** Opening TASK MATERIAL block **

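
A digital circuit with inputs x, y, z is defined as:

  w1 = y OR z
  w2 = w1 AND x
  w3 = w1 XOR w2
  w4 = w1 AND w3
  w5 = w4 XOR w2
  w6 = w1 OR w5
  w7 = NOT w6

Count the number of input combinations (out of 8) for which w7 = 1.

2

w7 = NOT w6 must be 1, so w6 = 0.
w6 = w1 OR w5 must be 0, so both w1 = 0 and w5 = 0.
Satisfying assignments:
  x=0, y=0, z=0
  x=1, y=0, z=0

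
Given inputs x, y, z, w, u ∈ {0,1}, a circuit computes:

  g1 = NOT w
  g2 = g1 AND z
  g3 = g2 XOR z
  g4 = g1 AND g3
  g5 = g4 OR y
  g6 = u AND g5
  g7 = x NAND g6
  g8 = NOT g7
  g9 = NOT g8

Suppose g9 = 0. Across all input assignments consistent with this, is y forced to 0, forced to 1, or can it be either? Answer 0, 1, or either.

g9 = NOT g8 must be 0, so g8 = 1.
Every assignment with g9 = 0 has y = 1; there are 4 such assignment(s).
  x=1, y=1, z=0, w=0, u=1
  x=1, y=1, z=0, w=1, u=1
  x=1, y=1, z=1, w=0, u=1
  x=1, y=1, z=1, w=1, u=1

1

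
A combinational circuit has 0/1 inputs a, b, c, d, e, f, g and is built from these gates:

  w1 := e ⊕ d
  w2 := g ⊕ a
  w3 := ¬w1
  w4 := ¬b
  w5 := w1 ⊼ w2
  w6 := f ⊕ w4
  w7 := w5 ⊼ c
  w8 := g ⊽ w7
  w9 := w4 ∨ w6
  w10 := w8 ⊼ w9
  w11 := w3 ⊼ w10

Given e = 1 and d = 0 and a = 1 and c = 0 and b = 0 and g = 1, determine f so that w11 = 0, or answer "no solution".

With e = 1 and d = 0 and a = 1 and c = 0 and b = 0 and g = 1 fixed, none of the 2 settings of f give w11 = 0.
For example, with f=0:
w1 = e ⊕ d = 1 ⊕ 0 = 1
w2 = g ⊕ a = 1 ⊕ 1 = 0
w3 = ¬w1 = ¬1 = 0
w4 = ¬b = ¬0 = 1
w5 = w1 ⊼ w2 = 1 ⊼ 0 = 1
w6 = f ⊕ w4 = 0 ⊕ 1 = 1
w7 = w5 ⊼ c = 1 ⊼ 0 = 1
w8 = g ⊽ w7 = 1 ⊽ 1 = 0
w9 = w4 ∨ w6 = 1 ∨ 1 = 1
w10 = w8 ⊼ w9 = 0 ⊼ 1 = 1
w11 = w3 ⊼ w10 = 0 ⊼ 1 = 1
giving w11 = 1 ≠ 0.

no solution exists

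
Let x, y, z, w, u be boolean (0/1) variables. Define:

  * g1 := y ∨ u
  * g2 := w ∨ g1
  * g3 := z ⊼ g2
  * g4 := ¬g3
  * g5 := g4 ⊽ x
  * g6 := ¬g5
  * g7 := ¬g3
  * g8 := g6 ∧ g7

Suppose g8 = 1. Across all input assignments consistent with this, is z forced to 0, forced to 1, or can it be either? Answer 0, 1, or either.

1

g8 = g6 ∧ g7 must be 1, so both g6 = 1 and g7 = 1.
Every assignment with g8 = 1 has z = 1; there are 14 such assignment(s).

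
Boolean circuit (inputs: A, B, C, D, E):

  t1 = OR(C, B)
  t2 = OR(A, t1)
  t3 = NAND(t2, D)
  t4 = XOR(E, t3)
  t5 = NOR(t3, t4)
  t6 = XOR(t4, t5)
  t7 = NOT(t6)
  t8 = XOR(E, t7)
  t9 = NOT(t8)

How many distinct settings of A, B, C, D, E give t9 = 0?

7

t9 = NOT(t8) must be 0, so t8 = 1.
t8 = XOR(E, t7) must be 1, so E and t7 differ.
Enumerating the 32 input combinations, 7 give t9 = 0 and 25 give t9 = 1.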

** Closing TASK MATERIAL block **
** Opening TASK MATERIAL block **

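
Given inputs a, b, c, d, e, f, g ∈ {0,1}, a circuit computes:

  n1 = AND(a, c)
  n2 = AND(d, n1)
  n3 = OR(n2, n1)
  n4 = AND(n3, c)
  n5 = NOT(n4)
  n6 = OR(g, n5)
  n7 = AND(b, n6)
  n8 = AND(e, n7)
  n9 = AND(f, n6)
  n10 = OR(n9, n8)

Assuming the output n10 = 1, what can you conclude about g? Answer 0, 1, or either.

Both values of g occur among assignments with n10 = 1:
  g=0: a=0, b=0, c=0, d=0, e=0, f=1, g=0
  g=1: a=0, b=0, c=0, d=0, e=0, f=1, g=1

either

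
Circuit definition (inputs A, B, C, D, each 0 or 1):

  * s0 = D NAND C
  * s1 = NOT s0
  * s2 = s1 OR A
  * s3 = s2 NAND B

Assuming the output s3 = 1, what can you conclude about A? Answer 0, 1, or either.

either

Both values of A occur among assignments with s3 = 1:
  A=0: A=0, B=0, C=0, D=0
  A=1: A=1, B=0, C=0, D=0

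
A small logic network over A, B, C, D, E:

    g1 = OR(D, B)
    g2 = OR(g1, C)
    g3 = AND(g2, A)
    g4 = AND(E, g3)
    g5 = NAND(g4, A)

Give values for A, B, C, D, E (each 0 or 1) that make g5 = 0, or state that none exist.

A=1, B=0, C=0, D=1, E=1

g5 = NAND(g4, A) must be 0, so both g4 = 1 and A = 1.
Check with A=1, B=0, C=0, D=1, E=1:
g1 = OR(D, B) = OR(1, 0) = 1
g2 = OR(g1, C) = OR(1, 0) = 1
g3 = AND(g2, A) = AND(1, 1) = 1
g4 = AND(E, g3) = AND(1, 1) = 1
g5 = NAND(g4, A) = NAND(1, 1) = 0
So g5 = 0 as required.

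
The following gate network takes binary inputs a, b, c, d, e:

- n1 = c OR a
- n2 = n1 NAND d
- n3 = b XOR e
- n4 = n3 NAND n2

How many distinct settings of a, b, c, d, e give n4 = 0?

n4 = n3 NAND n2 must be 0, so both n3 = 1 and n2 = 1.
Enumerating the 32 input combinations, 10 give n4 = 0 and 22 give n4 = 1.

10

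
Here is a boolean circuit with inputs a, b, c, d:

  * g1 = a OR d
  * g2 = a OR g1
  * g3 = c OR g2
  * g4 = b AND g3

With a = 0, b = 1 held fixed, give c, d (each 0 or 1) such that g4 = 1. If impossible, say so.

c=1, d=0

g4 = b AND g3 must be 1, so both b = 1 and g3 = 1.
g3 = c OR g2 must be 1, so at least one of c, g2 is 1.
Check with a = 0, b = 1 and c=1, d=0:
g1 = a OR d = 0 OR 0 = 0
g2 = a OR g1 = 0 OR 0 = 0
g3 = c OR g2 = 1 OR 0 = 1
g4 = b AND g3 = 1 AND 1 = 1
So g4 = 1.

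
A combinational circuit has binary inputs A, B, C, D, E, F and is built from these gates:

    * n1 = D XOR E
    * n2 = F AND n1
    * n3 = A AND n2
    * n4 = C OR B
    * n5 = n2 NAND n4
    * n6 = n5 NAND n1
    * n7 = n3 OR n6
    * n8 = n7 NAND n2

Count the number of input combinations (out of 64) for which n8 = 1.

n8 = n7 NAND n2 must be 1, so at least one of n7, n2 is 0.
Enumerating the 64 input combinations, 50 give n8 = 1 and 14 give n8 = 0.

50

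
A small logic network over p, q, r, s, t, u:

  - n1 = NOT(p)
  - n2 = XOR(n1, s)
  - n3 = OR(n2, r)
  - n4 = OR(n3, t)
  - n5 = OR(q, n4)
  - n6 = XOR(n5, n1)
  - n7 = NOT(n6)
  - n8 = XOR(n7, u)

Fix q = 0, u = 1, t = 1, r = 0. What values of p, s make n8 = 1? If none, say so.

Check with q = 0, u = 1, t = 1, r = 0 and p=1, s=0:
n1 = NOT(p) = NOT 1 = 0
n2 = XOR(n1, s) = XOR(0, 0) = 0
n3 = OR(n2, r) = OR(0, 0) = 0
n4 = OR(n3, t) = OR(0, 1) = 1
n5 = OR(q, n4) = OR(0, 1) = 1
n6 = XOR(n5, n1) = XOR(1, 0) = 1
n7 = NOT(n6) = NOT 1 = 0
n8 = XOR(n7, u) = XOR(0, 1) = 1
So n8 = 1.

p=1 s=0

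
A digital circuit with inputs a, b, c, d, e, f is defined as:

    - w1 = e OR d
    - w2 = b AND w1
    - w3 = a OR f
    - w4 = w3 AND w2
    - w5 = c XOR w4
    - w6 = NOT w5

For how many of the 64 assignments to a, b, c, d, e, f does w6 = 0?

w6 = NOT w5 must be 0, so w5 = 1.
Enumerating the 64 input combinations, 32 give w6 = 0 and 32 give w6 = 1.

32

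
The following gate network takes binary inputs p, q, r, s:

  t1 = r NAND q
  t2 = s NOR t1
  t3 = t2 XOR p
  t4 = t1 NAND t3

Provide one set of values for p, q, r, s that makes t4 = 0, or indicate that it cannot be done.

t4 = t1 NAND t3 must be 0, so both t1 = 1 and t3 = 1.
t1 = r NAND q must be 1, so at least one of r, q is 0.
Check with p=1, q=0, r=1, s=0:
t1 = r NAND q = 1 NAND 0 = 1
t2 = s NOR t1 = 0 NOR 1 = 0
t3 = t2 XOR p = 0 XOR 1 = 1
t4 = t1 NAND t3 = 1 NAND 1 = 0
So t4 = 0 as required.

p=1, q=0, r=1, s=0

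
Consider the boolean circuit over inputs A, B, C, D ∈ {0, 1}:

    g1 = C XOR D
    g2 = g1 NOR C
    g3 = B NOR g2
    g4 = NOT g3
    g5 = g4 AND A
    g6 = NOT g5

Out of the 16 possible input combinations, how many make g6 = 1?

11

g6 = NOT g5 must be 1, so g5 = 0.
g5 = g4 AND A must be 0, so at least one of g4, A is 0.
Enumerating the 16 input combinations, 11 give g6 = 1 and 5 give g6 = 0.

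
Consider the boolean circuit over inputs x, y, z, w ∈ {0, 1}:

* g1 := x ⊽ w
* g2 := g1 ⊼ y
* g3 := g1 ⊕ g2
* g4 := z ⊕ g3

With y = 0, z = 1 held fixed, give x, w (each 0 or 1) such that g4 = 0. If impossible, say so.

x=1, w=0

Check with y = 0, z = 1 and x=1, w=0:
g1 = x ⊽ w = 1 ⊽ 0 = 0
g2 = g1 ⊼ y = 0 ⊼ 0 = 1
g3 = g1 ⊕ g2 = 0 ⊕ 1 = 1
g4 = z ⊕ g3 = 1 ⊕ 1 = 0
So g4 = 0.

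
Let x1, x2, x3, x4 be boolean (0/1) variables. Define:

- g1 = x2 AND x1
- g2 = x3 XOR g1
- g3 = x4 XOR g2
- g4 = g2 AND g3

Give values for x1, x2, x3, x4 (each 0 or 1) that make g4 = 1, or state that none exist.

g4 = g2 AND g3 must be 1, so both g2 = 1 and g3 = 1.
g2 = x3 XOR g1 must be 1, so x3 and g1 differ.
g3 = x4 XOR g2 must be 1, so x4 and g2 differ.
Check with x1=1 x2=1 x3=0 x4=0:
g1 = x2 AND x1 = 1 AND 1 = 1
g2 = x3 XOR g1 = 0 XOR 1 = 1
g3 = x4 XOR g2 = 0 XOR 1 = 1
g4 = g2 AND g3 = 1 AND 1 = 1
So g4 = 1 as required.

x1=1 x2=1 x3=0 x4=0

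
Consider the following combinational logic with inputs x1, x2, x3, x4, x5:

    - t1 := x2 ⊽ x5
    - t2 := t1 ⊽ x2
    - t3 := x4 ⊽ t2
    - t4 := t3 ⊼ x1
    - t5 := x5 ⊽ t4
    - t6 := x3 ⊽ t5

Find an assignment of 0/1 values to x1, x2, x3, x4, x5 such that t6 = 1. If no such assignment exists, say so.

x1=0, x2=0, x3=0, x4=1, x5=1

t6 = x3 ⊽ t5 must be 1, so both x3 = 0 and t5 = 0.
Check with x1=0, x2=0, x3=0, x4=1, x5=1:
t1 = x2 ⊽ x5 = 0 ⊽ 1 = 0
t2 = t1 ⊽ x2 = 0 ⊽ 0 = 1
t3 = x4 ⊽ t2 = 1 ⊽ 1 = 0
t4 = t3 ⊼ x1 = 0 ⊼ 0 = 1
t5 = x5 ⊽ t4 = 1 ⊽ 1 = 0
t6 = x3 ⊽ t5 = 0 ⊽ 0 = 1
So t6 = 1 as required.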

** Closing TASK MATERIAL block **

▶ [TASK DETAILS]
Show, from the entries above, every line that includes the string "variables".

▶ [RESPONSE AREA]
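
Let x, y, z, w, u be boolean (0/1) variables. Define:
Let x1, x2, x3, x4 be boolean (0/1) variables. Define: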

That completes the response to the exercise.